Every line from the line containing "1-2 1-4 2-3." through the final line below must be returned exactly, and no other line.

══ PROVIDED INFORMATION

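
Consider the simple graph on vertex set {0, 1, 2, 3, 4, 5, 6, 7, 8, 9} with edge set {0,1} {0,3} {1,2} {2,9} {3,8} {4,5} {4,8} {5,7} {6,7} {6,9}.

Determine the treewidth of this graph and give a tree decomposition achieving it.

Every bag has size at most 3, so the width is 3 − 1 = 2 and tw(G) ≤ 2. For the lower bound, G contains the cycle 7–6–9–2–1–0–3–8–4–5–7, so G is not a forest; only forests have treewidth ≤ 1, hence tw(G) ≥ 2. Hence tw(G) = 2 exactly.

Treewidth 2.
One such decomposition:
Bags: B1 = {6, 7, 9}  B2 = {2, 7, 9}  B3 = {1, 2, 7}  B4 = {0, 1, 7}  B5 = {0, 3, 7}  B6 = {3, 7, 8}  B7 = {4, 7, 8}  B8 = {4, 5, 7}
Tree: B1–B2, B2–B3, B3–B4, B4–B5, B5–B6, B6–B7, B7–B8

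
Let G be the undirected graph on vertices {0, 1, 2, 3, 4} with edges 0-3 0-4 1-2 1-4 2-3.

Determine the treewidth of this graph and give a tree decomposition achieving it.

Treewidth 2.
One optimal decomposition is:
Bags: B1 = {0, 2, 3}  B2 = {0, 1, 2}  B3 = {0, 1, 4}
Tree: B1–B2, B2–B3

The largest bag has 3 vertices, giving width 2; this decomposition certifies tw(G) ≤ 2. For the lower bound, G contains the cycle 0–3–2–1–4–0, so G is not a forest; only forests have treewidth ≤ 1, hence tw(G) ≥ 2. The upper and lower bounds meet at 2, so that is the treewidth.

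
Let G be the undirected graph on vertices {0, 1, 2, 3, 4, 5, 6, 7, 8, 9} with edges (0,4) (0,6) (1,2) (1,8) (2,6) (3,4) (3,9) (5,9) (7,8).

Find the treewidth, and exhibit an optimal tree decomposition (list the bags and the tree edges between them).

Treewidth 1.
Bags: B1 = {7, 8}  B2 = {1, 8}  B3 = {1, 2}  B4 = {2, 6}  B5 = {0, 6}  B6 = {0, 4}  B7 = {3, 4}  B8 = {3, 9}  B9 = {5, 9}
Tree: B1–B2, B2–B3, B3–B4, B4–B5, B5–B6, B6–B7, B7–B8, B8–B9

The largest bag has 2 vertices, giving width 1; this decomposition certifies tw(G) ≤ 1. Any graph with an edge has treewidth ≥ 1, and G has the edge 7–8. Therefore the treewidth is 1.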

════

● **ANSWER TO THE EXERCISE**:
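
Let G be the undirected graph on vertices {0, 1, 2, 3, 4} with edges 0-3 0-4 1-2 1-4 2-3.

Determine the treewidth of this graph and give a tree decomposition achieving it.

Treewidth 2.
One optimal decomposition is:
Bags: B1 = {0, 2, 3}  B2 = {0, 1, 2}  B3 = {0, 1, 4}
Tree: B1–B2, B2–B3

The largest bag has 3 vertices, giving width 2; this decomposition certifies tw(G) ≤ 2. For the lower bound, G contains the cycle 0–3–2–1–4–0, so G is not a forest; only forests have treewidth ≤ 1, hence tw(G) ≥ 2. The upper and lower bounds meet at 2, so that is the treewidth.

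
Let G be the undirected graph on vertices {0, 1, 2, 3, 4, 5, 6, 7, 8, 9} with edges (0,4) (0,6) (1,2) (1,8) (2,6) (3,4) (3,9) (5,9) (7,8).

Find the treewidth, and exhibit an optimal tree decomposition (list the bags and the tree edges between them).

Treewidth 1.
Bags: B1 = {7, 8}  B2 = {1, 8}  B3 = {1, 2}  B4 = {2, 6}  B5 = {0, 6}  B6 = {0, 4}  B7 = {3, 4}  B8 = {3, 9}  B9 = {5, 9}
Tree: B1–B2, B2–B3, B3–B4, B4–B5, B5–B6, B6–B7, B7–B8, B8–B9

The largest bag has 2 vertices, giving width 1; this decomposition certifies tw(G) ≤ 1. Any graph with an edge has treewidth ≥ 1, and G has the edge 7–8. Therefore the treewidth is 1.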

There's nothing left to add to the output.